What this task involves: Look through the lines below and copy each one that includes "indices".

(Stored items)
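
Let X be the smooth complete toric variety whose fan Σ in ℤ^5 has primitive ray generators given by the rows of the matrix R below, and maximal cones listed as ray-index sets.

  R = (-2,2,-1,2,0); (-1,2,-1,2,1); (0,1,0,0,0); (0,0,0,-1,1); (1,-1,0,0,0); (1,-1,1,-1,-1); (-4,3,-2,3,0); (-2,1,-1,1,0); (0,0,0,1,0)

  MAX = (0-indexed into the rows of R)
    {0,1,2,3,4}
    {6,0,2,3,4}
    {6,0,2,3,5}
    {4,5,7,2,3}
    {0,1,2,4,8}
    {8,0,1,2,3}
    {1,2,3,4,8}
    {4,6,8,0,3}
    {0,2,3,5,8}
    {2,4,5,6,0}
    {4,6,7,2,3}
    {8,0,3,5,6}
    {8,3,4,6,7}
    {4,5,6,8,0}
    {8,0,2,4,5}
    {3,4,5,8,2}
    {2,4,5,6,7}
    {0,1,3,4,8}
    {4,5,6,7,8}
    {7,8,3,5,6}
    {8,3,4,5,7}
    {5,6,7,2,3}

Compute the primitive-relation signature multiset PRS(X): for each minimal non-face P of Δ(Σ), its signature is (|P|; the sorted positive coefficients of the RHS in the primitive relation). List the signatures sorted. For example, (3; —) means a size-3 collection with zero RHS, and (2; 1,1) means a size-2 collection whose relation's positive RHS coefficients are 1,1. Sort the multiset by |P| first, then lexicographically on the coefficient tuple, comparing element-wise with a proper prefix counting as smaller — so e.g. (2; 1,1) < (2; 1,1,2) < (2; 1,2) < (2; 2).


Σ has 9 primitive collections:

  P = {0,7}:  v_{0} + v_{7} = v_{6}  ⟹  sig = (2; 1)
  P = {1,5}:  v_{1} + v_{5} = v_{2} + v_{8}  ⟹  sig = (2; 1,1)
  P = {1,7}:  v_{1} + v_{7} = 2·v_{0} + v_{3} + v_{4}  ⟹  sig = (2; 1,1,2)
  P = {1,6}:  v_{1} + v_{6} = 3·v_{0} + v_{3} + v_{4}  ⟹  sig = (2; 1,1,3)
  P = {2,7,8}:  v_{2} + v_{7} + v_{8} = v_{0}  ⟹  sig = (3; 1)
  P = {2,6,8}:  v_{2} + v_{6} + v_{8} = 2·v_{0}  ⟹  sig = (3; 2)
  P = {0,3,4,5}:  v_{0} + v_{3} + v_{4} + v_{5} = 0  ⟹  sig = (4; —)
  P = {3,4,5,6}:  v_{3} + v_{4} + v_{5} + v_{6} = v_{7}  ⟹  sig = (4; 1)
  P = {0,2,3,4,8}:  v_{0} + v_{2} + v_{3} + v_{4} + v_{8} = v_{1}  ⟹  sig = (5; 1)

Sorted signature multiset PRS(X):
[(2; 1), (2; 1,1), (2; 1,1,2), (2; 1,1,3), (3; 1), (3; 2), (4; —), (4; 1), (5; 1)]


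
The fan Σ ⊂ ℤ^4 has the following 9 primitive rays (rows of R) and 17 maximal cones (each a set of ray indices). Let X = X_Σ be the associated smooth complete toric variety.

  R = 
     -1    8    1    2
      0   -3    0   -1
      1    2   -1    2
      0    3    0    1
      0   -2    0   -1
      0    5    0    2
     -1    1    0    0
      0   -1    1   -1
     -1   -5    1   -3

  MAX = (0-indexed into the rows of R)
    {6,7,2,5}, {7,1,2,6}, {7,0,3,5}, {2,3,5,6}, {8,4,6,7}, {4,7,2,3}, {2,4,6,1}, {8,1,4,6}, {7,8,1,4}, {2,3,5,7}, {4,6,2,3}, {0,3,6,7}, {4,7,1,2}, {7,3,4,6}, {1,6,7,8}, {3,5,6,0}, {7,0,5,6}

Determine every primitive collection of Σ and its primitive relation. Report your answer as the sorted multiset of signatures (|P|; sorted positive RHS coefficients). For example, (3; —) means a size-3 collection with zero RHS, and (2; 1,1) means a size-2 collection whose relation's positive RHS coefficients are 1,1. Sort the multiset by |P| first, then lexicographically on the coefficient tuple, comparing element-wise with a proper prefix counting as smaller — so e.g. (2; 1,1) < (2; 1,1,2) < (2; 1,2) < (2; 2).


Δ(Σ) — 9 vertices, 14 min non-faces:

  P={1,3}:  v_{1} + v_{3} = 0 — sig = (2; —)
  P={2,8}:  v_{2} + v_{8} = v_{1} — sig = (2; 1)
  P={4,5}:  v_{4} + v_{5} = v_{3} — sig = (2; 1)
  P={5,8}:  v_{5} + v_{8} = v_{6} + v_{7} — sig = (2; 1,1)
  P={0,1}:  v_{0} + v_{1} = v_{5} + v_{6} + v_{7} — sig = (2; 1,1,1)
  P={1,5}:  v_{1} + v_{5} = v_{2} + v_{6} + v_{7} — sig = (2; 1,1,1)
  P={3,8}:  v_{3} + v_{8} = v_{4} + v_{6} + v_{7} — sig = (2; 1,1,1)
  P={0,4}:  v_{0} + v_{4} = 2·v_{3} + v_{6} + v_{7} — sig = (2; 1,1,2)
  P={0,8}:  v_{0} + v_{8} = v_{3} + 2·v_{6} + 2·v_{7} — sig = (2; 1,2,2)
  P={0,2}:  v_{0} + v_{2} = 2·v_{5} — sig = (2; 2)
  P={2,4,6,7}:  v_{2} + v_{4} + v_{6} + v_{7} = 0 — sig = (4; —)
  P={1,4,6,7}:  v_{1} + v_{4} + v_{6} + v_{7} = v_{8} — sig = (4; 1)
  P={2,3,6,7}:  v_{2} + v_{3} + v_{6} + v_{7} = v_{5} — sig = (4; 1)
  P={3,5,6,7}:  v_{3} + v_{5} + v_{6} + v_{7} = v_{0} — sig = (4; 1)

Hence PRS(X_Σ) =
    |P|=2: 10 collections, coeffs (), (1), (1), (1,1), (1,1,1), (1,1,1), (1,1,1), (1,1,2), (1,2,2), (2)
    |P|=4: 4 collections, coeffs (), (1), (1), (1)


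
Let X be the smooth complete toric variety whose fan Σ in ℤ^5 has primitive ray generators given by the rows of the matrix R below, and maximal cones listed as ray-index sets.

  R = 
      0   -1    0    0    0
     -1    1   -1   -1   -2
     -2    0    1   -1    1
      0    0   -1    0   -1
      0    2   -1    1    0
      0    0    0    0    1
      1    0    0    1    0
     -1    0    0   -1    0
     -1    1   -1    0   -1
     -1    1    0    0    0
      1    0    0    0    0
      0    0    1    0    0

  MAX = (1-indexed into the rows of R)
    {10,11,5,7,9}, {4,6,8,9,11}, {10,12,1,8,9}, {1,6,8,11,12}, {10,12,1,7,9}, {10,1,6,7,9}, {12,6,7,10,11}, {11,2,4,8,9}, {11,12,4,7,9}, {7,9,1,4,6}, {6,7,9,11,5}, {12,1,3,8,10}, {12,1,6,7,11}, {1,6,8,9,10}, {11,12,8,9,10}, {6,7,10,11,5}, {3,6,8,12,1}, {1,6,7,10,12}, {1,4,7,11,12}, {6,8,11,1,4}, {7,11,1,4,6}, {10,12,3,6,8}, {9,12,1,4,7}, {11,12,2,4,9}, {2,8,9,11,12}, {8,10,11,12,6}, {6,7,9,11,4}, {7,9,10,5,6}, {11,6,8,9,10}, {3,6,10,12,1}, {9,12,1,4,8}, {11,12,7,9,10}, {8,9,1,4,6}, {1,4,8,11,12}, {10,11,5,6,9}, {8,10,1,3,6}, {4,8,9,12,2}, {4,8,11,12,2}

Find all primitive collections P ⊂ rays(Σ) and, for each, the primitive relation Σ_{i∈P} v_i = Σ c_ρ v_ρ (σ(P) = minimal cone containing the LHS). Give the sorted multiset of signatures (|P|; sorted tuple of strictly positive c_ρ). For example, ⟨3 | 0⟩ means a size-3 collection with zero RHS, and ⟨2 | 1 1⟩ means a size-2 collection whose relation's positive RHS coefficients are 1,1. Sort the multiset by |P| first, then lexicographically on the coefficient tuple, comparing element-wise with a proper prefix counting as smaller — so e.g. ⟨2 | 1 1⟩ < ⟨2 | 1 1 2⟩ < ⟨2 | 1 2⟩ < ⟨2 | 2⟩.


Σ has 24 primitive collections:

  {7,8}:  v_{7} + v_{8} = 0  →  sig = ⟨2 | 0⟩
  {4,10}:  v_{4} + v_{10} = v_{9}  →  sig = ⟨2 | 1⟩
  {1,5}:  v_{1} + v_{5} = v_{6} + v_{7} + v_{9}  →  sig = ⟨2 | 1 1 1⟩
  {2,6}:  v_{2} + v_{6} = v_{8} + v_{9} + v_{11}  →  sig = ⟨2 | 1 1 1⟩
  {3,4}:  v_{3} + v_{4} = v_{1} + v_{8} + v_{10}  →  sig = ⟨2 | 1 1 1⟩
  {3,11}:  v_{3} + v_{11} = v_{6} + v_{8} + v_{12}  →  sig = ⟨2 | 1 1 1⟩
  {2,7}:  v_{2} + v_{7} = v_{4} + v_{9} + v_{11} + v_{12}  →  sig = ⟨2 | 1 1 1 1⟩
  {3,7}:  v_{3} + v_{7} = v_{1} + v_{6} + v_{10} + v_{12}  →  sig = ⟨2 | 1 1 1 1⟩
  {5,8}:  v_{5} + v_{8} = v_{6} + v_{9} + v_{10} + v_{11}  →  sig = ⟨2 | 1 1 1 1⟩
  {2,10}:  v_{2} + v_{10} = v_{8} + 2·v_{9} + v_{11} + v_{12}  →  sig = ⟨2 | 1 1 1 2⟩
  {4,5}:  v_{4} + v_{5} = v_{6} + v_{7} + 2·v_{9} + v_{11}  →  sig = ⟨2 | 1 1 1 2⟩
  {1,2}:  v_{1} + v_{2} = 2·v_{4} + v_{8} + v_{12}  →  sig = ⟨2 | 1 1 2⟩
  {2,3}:  v_{2} + v_{3} = 2·v_{8} + v_{9} + v_{12}  →  sig = ⟨2 | 1 1 2⟩
  {3,9}:  v_{3} + v_{9} = v_{1} + v_{8} + 2·v_{10}  →  sig = ⟨2 | 1 1 2⟩
  {5,12}:  v_{5} + v_{12} = v_{7} + 2·v_{10} + v_{11}  →  sig = ⟨2 | 1 1 2⟩
  {3,5}:  v_{3} + v_{5} = v_{6} + 2·v_{10}  →  sig = ⟨2 | 1 2⟩
  {2,5}:  v_{2} + v_{5} = 2·v_{9} + v_{10} + 2·v_{11}  →  sig = ⟨2 | 1 2 2⟩
  {1,10,11}:  v_{1} + v_{10} + v_{11} = 0  →  sig = ⟨3 | 0⟩
  {4,6,12}:  v_{4} + v_{6} + v_{12} = 0  →  sig = ⟨3 | 0⟩
  {1,9,11}:  v_{1} + v_{9} + v_{11} = v_{4}  →  sig = ⟨3 | 1⟩
  {6,9,12}:  v_{6} + v_{9} + v_{12} = v_{10}  →  sig = ⟨3 | 1⟩
  {1,6,8,10,12}:  v_{1} + v_{6} + v_{8} + v_{10} + v_{12} = v_{3}  →  sig = ⟨5 | 1⟩
  {4,8,9,11,12}:  v_{4} + v_{8} + v_{9} + v_{11} + v_{12} = v_{2}  →  sig = ⟨5 | 1⟩
  {6,7,9,10,11}:  v_{6} + v_{7} + v_{9} + v_{10} + v_{11} = v_{5}  →  sig = ⟨5 | 1⟩

so the primitive-relation signature multiset is
    |P|=2: 17 collections, coeffs (), (1), (1,1,1), (1,1,1), (1,1,1), (1,1,1), (1,1,1,1), (1,1,1,1), (1,1,1,1), (1,1,1,2), (1,1,1,2), (1,1,2), (1,1,2), (1,1,2), (1,1,2), (1,2), (1,2,2)
    |P|=3: 4 collections, coeffs (), (), (1), (1)
    |P|=5: 3 collections, coeffs (1), (1), (1)


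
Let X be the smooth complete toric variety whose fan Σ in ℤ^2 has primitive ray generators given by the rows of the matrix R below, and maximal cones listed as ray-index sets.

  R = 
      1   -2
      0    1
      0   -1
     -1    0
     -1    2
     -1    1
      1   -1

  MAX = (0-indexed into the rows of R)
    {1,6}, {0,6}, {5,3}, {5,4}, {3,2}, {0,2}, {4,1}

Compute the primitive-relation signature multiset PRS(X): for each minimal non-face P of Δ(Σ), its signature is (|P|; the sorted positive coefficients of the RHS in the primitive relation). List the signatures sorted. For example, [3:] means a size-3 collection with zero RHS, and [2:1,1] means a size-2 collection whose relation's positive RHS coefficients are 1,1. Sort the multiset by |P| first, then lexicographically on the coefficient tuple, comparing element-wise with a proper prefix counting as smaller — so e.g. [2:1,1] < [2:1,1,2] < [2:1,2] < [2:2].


Σ has 14 primitive collections:

  P={0,4}:  v_{0} + v_{4} = 0 ; sig = [2:]
  P={1,2}:  v_{1} + v_{2} = 0 ; sig = [2:]
  P={5,6}:  v_{5} + v_{6} = 0 ; sig = [2:]
  P={0,1}:  v_{0} + v_{1} = v_{6} ; sig = [2:1]
  P={0,5}:  v_{0} + v_{5} = v_{2} ; sig = [2:1]
  P={1,3}:  v_{1} + v_{3} = v_{5} ; sig = [2:1]
  P={1,5}:  v_{1} + v_{5} = v_{4} ; sig = [2:1]
  P={2,4}:  v_{2} + v_{4} = v_{5} ; sig = [2:1]
  P={2,5}:  v_{2} + v_{5} = v_{3} ; sig = [2:1]
  P={2,6}:  v_{2} + v_{6} = v_{0} ; sig = [2:1]
  P={3,6}:  v_{3} + v_{6} = v_{2} ; sig = [2:1]
  P={4,6}:  v_{4} + v_{6} = v_{1} ; sig = [2:1]
  P={0,3}:  v_{0} + v_{3} = 2·v_{2} ; sig = [2:2]
  P={3,4}:  v_{3} + v_{4} = 2·v_{5} ; sig = [2:2]

Sorted signature multiset PRS(X):
{ [2:] ×3,  [2:1] ×9,  [2:2] ×2 }


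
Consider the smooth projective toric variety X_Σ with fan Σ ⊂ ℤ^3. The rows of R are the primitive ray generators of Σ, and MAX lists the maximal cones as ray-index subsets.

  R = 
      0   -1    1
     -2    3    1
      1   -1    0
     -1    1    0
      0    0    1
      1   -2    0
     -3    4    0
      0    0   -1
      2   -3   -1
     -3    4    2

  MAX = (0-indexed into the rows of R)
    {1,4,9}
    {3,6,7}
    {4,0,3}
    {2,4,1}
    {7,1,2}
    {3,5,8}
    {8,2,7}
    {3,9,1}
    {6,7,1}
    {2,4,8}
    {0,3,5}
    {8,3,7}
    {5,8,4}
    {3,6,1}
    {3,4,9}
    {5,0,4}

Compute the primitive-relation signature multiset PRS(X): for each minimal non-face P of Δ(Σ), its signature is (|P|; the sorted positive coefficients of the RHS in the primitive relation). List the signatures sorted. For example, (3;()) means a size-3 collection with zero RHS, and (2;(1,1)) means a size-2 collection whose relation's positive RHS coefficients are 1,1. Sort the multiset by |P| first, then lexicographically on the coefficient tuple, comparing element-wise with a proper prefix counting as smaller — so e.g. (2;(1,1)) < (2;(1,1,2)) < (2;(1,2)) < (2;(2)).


25 collections generate NE(X_Σ); each relation:

  P = {1,8}:  v_{1} + v_{8} = 0 ; sig = (2;())
  P = {2,3}:  v_{2} + v_{3} = 0 ; sig = (2;())
  P = {4,7}:  v_{4} + v_{7} = 0 ; sig = (2;())
  P = {0,2}:  v_{0} + v_{2} = v_{4} + v_{5} ; sig = (2;(1,1))
  P = {0,7}:  v_{0} + v_{7} = v_{3} + v_{5} ; sig = (2;(1,1))
  P = {1,5}:  v_{1} + v_{5} = v_{3} + v_{4} ; sig = (2;(1,1))
  P = {2,5}:  v_{2} + v_{5} = v_{4} + v_{8} ; sig = (2;(1,1))
  P = {2,6}:  v_{2} + v_{6} = v_{1} + v_{7} ; sig = (2;(1,1))
  P = {2,9}:  v_{2} + v_{9} = v_{1} + v_{4} ; sig = (2;(1,1))
  P = {4,6}:  v_{4} + v_{6} = v_{1} + v_{3} ; sig = (2;(1,1))
  P = {5,7}:  v_{5} + v_{7} = v_{3} + v_{8} ; sig = (2;(1,1))
  P = {6,8}:  v_{6} + v_{8} = v_{3} + v_{7} ; sig = (2;(1,1))
  P = {7,9}:  v_{7} + v_{9} = v_{1} + v_{3} ; sig = (2;(1,1))
  P = {8,9}:  v_{8} + v_{9} = v_{3} + v_{4} ; sig = (2;(1,1))
  P = {0,6}:  v_{0} + v_{6} = 3·v_{3} + v_{4} ; sig = (2;(1,3))
  P = {0,8}:  v_{0} + v_{8} = 2·v_{5} ; sig = (2;(2))
  P = {5,6}:  v_{5} + v_{6} = 2·v_{3} ; sig = (2;(2))
  P = {0,1}:  v_{0} + v_{1} = 2·v_{3} + 2·v_{4} ; sig = (2;(2,2))
  P = {5,9}:  v_{5} + v_{9} = 2·v_{3} + 2·v_{4} ; sig = (2;(2,2))
  P = {6,9}:  v_{6} + v_{9} = 2·v_{1} + 2·v_{3} ; sig = (2;(2,2))
  P = {0,9}:  v_{0} + v_{9} = 3·v_{3} + 3·v_{4} ; sig = (2;(3,3))
  P = {1,3,4}:  v_{1} + v_{3} + v_{4} = v_{9} ; sig = (3;(1))
  P = {1,3,7}:  v_{1} + v_{3} + v_{7} = v_{6} ; sig = (3;(1))
  P = {3,4,5}:  v_{3} + v_{4} + v_{5} = v_{0} ; sig = (3;(1))
  P = {3,4,8}:  v_{3} + v_{4} + v_{8} = v_{5} ; sig = (3;(1))

Sorted signature multiset PRS(X):
    (2;())
    (2;())
    (2;())
    (2;(1,1))
    (2;(1,1))
    (2;(1,1))
    (2;(1,1))
    (2;(1,1))
    (2;(1,1))
    (2;(1,1))
    (2;(1,1))
    (2;(1,1))
    (2;(1,1))
    (2;(1,1))
    (2;(1,3))
    (2;(2))
    (2;(2))
    (2;(2,2))
    (2;(2,2))
    (2;(2,2))
    (2;(3,3))
    (3;(1))
    (3;(1))
    (3;(1))
    (3;(1))


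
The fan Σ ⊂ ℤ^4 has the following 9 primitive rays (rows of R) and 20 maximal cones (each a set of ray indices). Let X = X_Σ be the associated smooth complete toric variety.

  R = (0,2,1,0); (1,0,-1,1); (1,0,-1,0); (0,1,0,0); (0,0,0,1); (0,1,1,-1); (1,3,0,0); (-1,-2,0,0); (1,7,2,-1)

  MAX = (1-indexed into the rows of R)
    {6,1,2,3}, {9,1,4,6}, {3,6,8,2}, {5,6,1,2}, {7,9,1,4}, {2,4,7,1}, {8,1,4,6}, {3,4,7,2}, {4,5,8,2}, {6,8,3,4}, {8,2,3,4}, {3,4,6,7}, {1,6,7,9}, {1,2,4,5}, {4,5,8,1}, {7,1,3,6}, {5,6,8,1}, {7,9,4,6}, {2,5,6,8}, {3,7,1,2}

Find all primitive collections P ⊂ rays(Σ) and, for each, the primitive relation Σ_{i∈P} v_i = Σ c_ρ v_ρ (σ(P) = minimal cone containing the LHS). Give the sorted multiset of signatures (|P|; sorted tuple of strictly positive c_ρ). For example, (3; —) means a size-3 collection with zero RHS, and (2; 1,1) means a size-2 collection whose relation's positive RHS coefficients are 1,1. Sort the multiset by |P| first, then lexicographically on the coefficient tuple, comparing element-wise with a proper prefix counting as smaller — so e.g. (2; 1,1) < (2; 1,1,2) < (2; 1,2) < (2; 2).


The 14 primitive collections of Σ (r=9, n=4):

  • {3,5}:  v_{3} + v_{5} = v_{2}  ⇒ sig = (2; 1)
  • {7,8}:  v_{7} + v_{8} = v_{4}  ⇒ sig = (2; 1)
  • {5,7}:  v_{5} + v_{7} = v_{1} + v_{2} + v_{4}  ⇒ sig = (2; 1,1,1)
  • {2,9}:  v_{2} + v_{9} = 2·v_{1} + v_{3} + v_{7}  ⇒ sig = (2; 1,1,2)
  • {8,9}:  v_{8} + v_{9} = v_{1} + 2·v_{4} + v_{6}  ⇒ sig = (2; 1,1,2)
  • {3,9}:  v_{3} + v_{9} = v_{6} + 2·v_{7}  ⇒ sig = (2; 1,2)
  • {5,9}:  v_{5} + v_{9} = 2·v_{1} + v_{7}  ⇒ sig = (2; 1,2)
  • {1,3,8}:  v_{1} + v_{3} + v_{8} = 0  ⇒ sig = (3; —)
  • {1,2,8}:  v_{1} + v_{2} + v_{8} = v_{5}  ⇒ sig = (3; 1)
  • {1,3,4}:  v_{1} + v_{3} + v_{4} = v_{7}  ⇒ sig = (3; 1)
  • {4,5,6}:  v_{4} + v_{5} + v_{6} = v_{1}  ⇒ sig = (3; 1)
  • {2,4,6}:  v_{2} + v_{4} + v_{6} = v_{1} + v_{3}  ⇒ sig = (3; 1,1)
  • {2,6,7}:  v_{2} + v_{6} + v_{7} = 2·v_{1} + 2·v_{3}  ⇒ sig = (3; 2,2)
  • {1,4,6,7}:  v_{1} + v_{4} + v_{6} + v_{7} = v_{9}  ⇒ sig = (4; 1)

Hence PRS(X_Σ) =
[(2; 1), (2; 1), (2; 1,1,1), (2; 1,1,2), (2; 1,1,2), (2; 1,2), (2; 1,2), (3; —), (3; 1), (3; 1), (3; 1), (3; 1,1), (3; 2,2), (4; 1)]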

Exercise response:
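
The fan Σ ⊂ ℤ^4 has the following 9 primitive rays (rows of R) and 17 maximal cones (each a set of ray indices). Let X = X_Σ be the associated smooth complete toric variety.
The fan Σ ⊂ ℤ^4 has the following 9 primitive rays (rows of R) and 20 maximal cones (each a set of ray indices). Let X = X_Σ be the associated smooth complete toric variety.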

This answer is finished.